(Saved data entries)
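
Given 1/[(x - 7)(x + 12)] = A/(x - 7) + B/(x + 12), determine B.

Cover-up at x = -12: B = 1/(-12 - 7) = -1/19


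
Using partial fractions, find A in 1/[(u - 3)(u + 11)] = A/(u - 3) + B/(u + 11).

Cover-up at u = 3: A = 1/(3 + 11) = 1/14


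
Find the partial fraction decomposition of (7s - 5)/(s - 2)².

(7s - 5) = P(s - 2) + Q. At s = 2: Q = 7·2 - 5 = 9. Coeff of s: P = 7
Result: 7/(s - 2) + 9/(s - 2)²


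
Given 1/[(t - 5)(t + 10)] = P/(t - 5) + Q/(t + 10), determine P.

Cover-up at t = 5: P = 1/(5 + 10) = 1/15


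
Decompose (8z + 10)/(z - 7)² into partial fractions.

(8z + 10) = P(z - 7) + Q. At z = 7: Q = 8·7 + 10 = 66. Coeff of z: P = 8
Result: 8/(z - 7) + 66/(z - 7)²


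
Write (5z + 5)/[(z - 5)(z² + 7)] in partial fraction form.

At z=5: A = (5·5 + 5)/(5² + 7) = 15/16. B = -A = -15/16, C = 5 - 5·A = 5/16
Result: (15/16)/(z - 5) - ((15/16)z - 5/16)/(z² + 7)


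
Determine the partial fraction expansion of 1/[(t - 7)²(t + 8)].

Cover-up at t=-8: R = 1/(-8 - 7)² = 1/225. Cover-up at t=7: Q = 1/(7 + 8) = 1/15. Comparing t² coeff: P = -R = -1/225
Result: (-1/225)/(t - 7) + (1/15)/(t - 7)² + (1/225)/(t + 8)


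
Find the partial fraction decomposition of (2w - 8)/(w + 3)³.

(2w - 8) = α(w + 3)² + β(w + 3) + γ. At w = -3: γ = 2·(-3) - 8 = -14. Coefficients: α = 0, β = 2
Result: 2/(w + 3)² - 14/(w + 3)³


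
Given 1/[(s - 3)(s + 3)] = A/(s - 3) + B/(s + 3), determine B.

Cover-up at s = -3: B = 1/(-3 - 3) = -1/6


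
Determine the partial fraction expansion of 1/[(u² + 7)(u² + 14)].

Coefficient matching gives α = γ = 0, β = 1/(14-7) = 1/7, δ = -β = -1/7
Result: (1/7)/(u² + 7) - (1/7)/(u² + 14)


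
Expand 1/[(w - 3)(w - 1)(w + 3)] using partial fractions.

Using cover-up method: A = 1/12, B = -1/8, C = 1/24
Result: (1/12)/(w - 3) - (1/8)/(w - 1) + (1/24)/(w + 3)


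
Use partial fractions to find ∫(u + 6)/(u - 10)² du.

Decompose: α = 1, β = 1·10 + 6 = 16, so (u + 6)/(u - 10)² = 1/(u - 10) + 16/(u - 10)². Integrate: ∫ α/(u - 10) du = ln|(u - 10)|; ∫ β/(u - 10)² du = -16/(u - 10). Sum: ln|(u - 10)| - 16/(u - 10) + C


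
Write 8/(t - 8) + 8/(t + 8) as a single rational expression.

Common denominator (t - 8)(t + 8). Numerator: 8(t + 8) + 8(t - 8) = (8t + 64) + (8t - 64) = 16t
Result: (16t)/[(t - 8)(t + 8)]


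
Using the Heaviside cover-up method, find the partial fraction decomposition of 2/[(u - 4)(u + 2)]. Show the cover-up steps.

Cover (u - 4): set u=4, get α = 2/(4 + 2) = 1/3. Cover (u + 2): set u=-2, get β = 2/(-2 - 4) = -1/3.
Result: (1/3)/(u - 4) - (1/3)/(u + 2)


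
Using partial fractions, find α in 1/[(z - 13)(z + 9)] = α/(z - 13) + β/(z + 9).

Cover-up at z = 13: α = 1/(13 + 9) = 1/22


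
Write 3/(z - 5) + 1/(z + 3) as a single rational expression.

Common denominator (z - 5)(z + 3). Numerator: 3(z + 3) + 1(z - 5) = (3z + 9) + (z - 5) = 4z + 4
Result: (4z + 4)/[(z - 5)(z + 3)]


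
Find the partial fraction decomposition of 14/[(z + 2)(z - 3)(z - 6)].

Using cover-up method: P = 7/20, Q = -14/15, R = 7/12
Result: (7/20)/(z + 2) - (14/15)/(z - 3) + (7/12)/(z - 6)


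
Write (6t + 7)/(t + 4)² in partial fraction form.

(6t + 7) = α(t + 4) + β. At t = -4: β = 6·(-4) + 7 = -17. Coeff of t: α = 6
Result: 6/(t + 4) - 17/(t + 4)²


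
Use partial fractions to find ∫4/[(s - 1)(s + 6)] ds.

Decompose: 4/[(s - 1)(s + 6)] = (4/7)/(s - 1) - (4/7)/(s + 6). Integrate each term: (4/7) ln|(s - 1)| - (4/7) ln|(s + 6)| + C


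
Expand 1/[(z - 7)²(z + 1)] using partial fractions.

Cover-up at z=-1: R = 1/(-1 - 7)² = 1/64. Cover-up at z=7: Q = 1/(7 + 1) = 1/8. Comparing z² coeff: P = -R = -1/64
Result: (-1/64)/(z - 7) + (1/8)/(z - 7)² + (1/64)/(z + 1)


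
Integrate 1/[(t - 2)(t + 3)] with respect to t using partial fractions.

Decompose: 1/[(t - 2)(t + 3)] = (1/5)/(t - 2) - (1/5)/(t + 3). Integrate each term: (1/5) ln|(t - 2)| - (1/5) ln|(t + 3)| + C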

» PROMPT: Reproduce the data, keeping every line exactly the same.

» FINISHED EXERCISE:
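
Given 1/[(x - 7)(x + 12)] = A/(x - 7) + B/(x + 12), determine B.

Cover-up at x = -12: B = 1/(-12 - 7) = -1/19


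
Using partial fractions, find A in 1/[(u - 3)(u + 11)] = A/(u - 3) + B/(u + 11).

Cover-up at u = 3: A = 1/(3 + 11) = 1/14


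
Find the partial fraction decomposition of (7s - 5)/(s - 2)².

(7s - 5) = P(s - 2) + Q. At s = 2: Q = 7·2 - 5 = 9. Coeff of s: P = 7
Result: 7/(s - 2) + 9/(s - 2)²


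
Given 1/[(t - 5)(t + 10)] = P/(t - 5) + Q/(t + 10), determine P.

Cover-up at t = 5: P = 1/(5 + 10) = 1/15


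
Decompose (8z + 10)/(z - 7)² into partial fractions.

(8z + 10) = P(z - 7) + Q. At z = 7: Q = 8·7 + 10 = 66. Coeff of z: P = 8
Result: 8/(z - 7) + 66/(z - 7)²


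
Write (5z + 5)/[(z - 5)(z² + 7)] in partial fraction form.

At z=5: A = (5·5 + 5)/(5² + 7) = 15/16. B = -A = -15/16, C = 5 - 5·A = 5/16
Result: (15/16)/(z - 5) - ((15/16)z - 5/16)/(z² + 7)


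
Determine the partial fraction expansion of 1/[(t - 7)²(t + 8)].

Cover-up at t=-8: R = 1/(-8 - 7)² = 1/225. Cover-up at t=7: Q = 1/(7 + 8) = 1/15. Comparing t² coeff: P = -R = -1/225
Result: (-1/225)/(t - 7) + (1/15)/(t - 7)² + (1/225)/(t + 8)


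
Find the partial fraction decomposition of (2w - 8)/(w + 3)³.

(2w - 8) = α(w + 3)² + β(w + 3) + γ. At w = -3: γ = 2·(-3) - 8 = -14. Coefficients: α = 0, β = 2
Result: 2/(w + 3)² - 14/(w + 3)³


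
Given 1/[(s - 3)(s + 3)] = A/(s - 3) + B/(s + 3), determine B.

Cover-up at s = -3: B = 1/(-3 - 3) = -1/6


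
Determine the partial fraction expansion of 1/[(u² + 7)(u² + 14)].

Coefficient matching gives α = γ = 0, β = 1/(14-7) = 1/7, δ = -β = -1/7
Result: (1/7)/(u² + 7) - (1/7)/(u² + 14)


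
Expand 1/[(w - 3)(w - 1)(w + 3)] using partial fractions.

Using cover-up method: A = 1/12, B = -1/8, C = 1/24
Result: (1/12)/(w - 3) - (1/8)/(w - 1) + (1/24)/(w + 3)


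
Use partial fractions to find ∫(u + 6)/(u - 10)² du.

Decompose: α = 1, β = 1·10 + 6 = 16, so (u + 6)/(u - 10)² = 1/(u - 10) + 16/(u - 10)². Integrate: ∫ α/(u - 10) du = ln|(u - 10)|; ∫ β/(u - 10)² du = -16/(u - 10). Sum: ln|(u - 10)| - 16/(u - 10) + C


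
Write 8/(t - 8) + 8/(t + 8) as a single rational expression.

Common denominator (t - 8)(t + 8). Numerator: 8(t + 8) + 8(t - 8) = (8t + 64) + (8t - 64) = 16t
Result: (16t)/[(t - 8)(t + 8)]


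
Using the Heaviside cover-up method, find the partial fraction decomposition of 2/[(u - 4)(u + 2)]. Show the cover-up steps.

Cover (u - 4): set u=4, get α = 2/(4 + 2) = 1/3. Cover (u + 2): set u=-2, get β = 2/(-2 - 4) = -1/3.
Result: (1/3)/(u - 4) - (1/3)/(u + 2)


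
Using partial fractions, find α in 1/[(z - 13)(z + 9)] = α/(z - 13) + β/(z + 9).

Cover-up at z = 13: α = 1/(13 + 9) = 1/22


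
Write 3/(z - 5) + 1/(z + 3) as a single rational expression.

Common denominator (z - 5)(z + 3). Numerator: 3(z + 3) + 1(z - 5) = (3z + 9) + (z - 5) = 4z + 4
Result: (4z + 4)/[(z - 5)(z + 3)]


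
Find the partial fraction decomposition of 14/[(z + 2)(z - 3)(z - 6)].

Using cover-up method: P = 7/20, Q = -14/15, R = 7/12
Result: (7/20)/(z + 2) - (14/15)/(z - 3) + (7/12)/(z - 6)


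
Write (6t + 7)/(t + 4)² in partial fraction form.

(6t + 7) = α(t + 4) + β. At t = -4: β = 6·(-4) + 7 = -17. Coeff of t: α = 6
Result: 6/(t + 4) - 17/(t + 4)²


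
Use partial fractions to find ∫4/[(s - 1)(s + 6)] ds.

Decompose: 4/[(s - 1)(s + 6)] = (4/7)/(s - 1) - (4/7)/(s + 6). Integrate each term: (4/7) ln|(s - 1)| - (4/7) ln|(s + 6)| + C


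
Expand 1/[(z - 7)²(z + 1)] using partial fractions.

Cover-up at z=-1: R = 1/(-1 - 7)² = 1/64. Cover-up at z=7: Q = 1/(7 + 1) = 1/8. Comparing z² coeff: P = -R = -1/64
Result: (-1/64)/(z - 7) + (1/8)/(z - 7)² + (1/64)/(z + 1)


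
Integrate 1/[(t - 2)(t + 3)] with respect to t using partial fractions.

Decompose: 1/[(t - 2)(t + 3)] = (1/5)/(t - 2) - (1/5)/(t + 3). Integrate each term: (1/5) ln|(t - 2)| - (1/5) ln|(t + 3)| + C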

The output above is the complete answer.